(WORK REQUIRED):
Every entry needs to appear again exactly as written below.

(SOURCE MATERIAL):
_ _ _ _
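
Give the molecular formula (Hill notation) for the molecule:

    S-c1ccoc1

C4H4OS

Heavy atoms from the SMILES: 4 C, 1 O, 1 S.
Implicit hydrogens by atom environment:
  3 × C (aromatic): 1 H each → 3
  1 × C (aromatic): no H
  1 × O (aromatic): no H
  1 × S: 1 H
  Total hydrogens = 4.
Molecular formula: C4H4OS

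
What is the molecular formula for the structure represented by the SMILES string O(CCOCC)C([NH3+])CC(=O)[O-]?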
_ _ _ _
(TASK RESULT):
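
Give the molecular formula (Hill notation) for the molecule:

    S-c1ccoc1

C4H4OS

Heavy atoms from the SMILES: 4 C, 1 O, 1 S.
Implicit hydrogens by atom environment:
  3 × C (aromatic): 1 H each → 3
  1 × C (aromatic): no H
  1 × O (aromatic): no H
  1 × S: 1 H
  Total hydrogens = 4.
Molecular formula: C4H4OS

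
What is the molecular formula for the structure represented by the SMILES string O(CCOCC)C([NH3+])CC(=O)[O-]?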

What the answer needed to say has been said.